* _Exercise details_
Report every line of the data that includes "classified".

* _Provided records_
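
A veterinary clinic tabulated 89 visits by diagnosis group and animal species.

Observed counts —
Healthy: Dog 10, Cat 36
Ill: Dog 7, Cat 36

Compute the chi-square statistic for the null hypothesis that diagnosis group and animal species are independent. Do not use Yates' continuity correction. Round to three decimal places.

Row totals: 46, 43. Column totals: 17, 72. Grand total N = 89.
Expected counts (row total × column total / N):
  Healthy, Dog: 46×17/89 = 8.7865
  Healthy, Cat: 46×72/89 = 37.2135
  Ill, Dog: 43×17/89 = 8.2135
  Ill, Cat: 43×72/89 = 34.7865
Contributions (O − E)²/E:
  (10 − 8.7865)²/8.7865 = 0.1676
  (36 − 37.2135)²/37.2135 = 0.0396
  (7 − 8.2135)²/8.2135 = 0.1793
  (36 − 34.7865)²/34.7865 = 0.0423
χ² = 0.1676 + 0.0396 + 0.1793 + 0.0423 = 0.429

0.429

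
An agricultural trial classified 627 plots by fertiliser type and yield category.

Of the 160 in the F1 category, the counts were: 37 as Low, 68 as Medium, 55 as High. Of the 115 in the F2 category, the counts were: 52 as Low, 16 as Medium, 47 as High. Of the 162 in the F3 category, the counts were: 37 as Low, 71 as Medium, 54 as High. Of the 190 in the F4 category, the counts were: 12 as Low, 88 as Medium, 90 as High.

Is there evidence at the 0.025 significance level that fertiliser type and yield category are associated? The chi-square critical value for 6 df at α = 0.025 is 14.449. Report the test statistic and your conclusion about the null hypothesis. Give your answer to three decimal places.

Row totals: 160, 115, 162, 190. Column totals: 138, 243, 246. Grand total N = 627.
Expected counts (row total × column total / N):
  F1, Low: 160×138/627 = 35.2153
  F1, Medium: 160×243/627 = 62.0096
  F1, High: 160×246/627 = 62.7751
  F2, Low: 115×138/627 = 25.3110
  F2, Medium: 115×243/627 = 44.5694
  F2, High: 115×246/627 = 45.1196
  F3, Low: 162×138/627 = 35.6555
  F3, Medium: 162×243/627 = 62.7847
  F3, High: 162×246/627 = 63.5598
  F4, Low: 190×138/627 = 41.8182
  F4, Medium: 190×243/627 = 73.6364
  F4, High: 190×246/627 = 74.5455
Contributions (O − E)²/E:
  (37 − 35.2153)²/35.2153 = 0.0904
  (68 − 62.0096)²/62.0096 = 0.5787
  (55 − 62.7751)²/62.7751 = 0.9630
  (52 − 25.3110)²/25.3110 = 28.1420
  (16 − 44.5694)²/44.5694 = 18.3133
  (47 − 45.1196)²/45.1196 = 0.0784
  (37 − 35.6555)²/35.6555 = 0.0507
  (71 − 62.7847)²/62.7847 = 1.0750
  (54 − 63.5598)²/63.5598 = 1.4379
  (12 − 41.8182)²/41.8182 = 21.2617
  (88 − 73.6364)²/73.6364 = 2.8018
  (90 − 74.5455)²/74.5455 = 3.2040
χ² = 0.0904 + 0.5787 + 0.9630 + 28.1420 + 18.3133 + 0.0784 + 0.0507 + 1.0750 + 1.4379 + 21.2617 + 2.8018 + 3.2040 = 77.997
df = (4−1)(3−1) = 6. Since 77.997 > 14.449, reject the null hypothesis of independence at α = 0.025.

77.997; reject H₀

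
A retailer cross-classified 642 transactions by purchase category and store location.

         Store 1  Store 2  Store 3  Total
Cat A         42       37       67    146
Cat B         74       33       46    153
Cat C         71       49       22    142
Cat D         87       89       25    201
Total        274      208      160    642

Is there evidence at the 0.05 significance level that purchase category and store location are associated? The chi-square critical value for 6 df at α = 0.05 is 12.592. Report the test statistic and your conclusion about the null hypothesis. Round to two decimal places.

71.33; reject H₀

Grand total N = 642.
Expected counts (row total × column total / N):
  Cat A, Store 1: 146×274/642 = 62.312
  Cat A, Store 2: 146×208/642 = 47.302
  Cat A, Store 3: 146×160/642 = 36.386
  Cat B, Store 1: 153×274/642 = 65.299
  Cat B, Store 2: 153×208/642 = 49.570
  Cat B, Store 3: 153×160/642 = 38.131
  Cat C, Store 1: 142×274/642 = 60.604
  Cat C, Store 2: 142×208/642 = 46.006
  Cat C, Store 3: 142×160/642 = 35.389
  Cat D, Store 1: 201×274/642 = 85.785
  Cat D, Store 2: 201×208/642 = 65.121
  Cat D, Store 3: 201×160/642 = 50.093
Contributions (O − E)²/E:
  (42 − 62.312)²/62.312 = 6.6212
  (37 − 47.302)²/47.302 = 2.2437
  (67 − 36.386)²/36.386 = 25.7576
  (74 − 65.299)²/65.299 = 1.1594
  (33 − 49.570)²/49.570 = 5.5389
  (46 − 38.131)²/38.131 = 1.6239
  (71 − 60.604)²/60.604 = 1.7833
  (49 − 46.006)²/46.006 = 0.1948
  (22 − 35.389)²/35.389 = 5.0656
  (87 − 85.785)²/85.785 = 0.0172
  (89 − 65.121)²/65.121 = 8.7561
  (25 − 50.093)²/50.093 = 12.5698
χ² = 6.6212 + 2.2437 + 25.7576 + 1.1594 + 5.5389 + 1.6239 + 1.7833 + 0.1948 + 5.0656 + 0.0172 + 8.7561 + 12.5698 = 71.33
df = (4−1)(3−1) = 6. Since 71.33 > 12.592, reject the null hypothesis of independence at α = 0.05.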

* _The answer_
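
An agricultural trial classified 627 plots by fertiliser type and yield category.
A retailer cross-classified 642 transactions by purchase category and store location.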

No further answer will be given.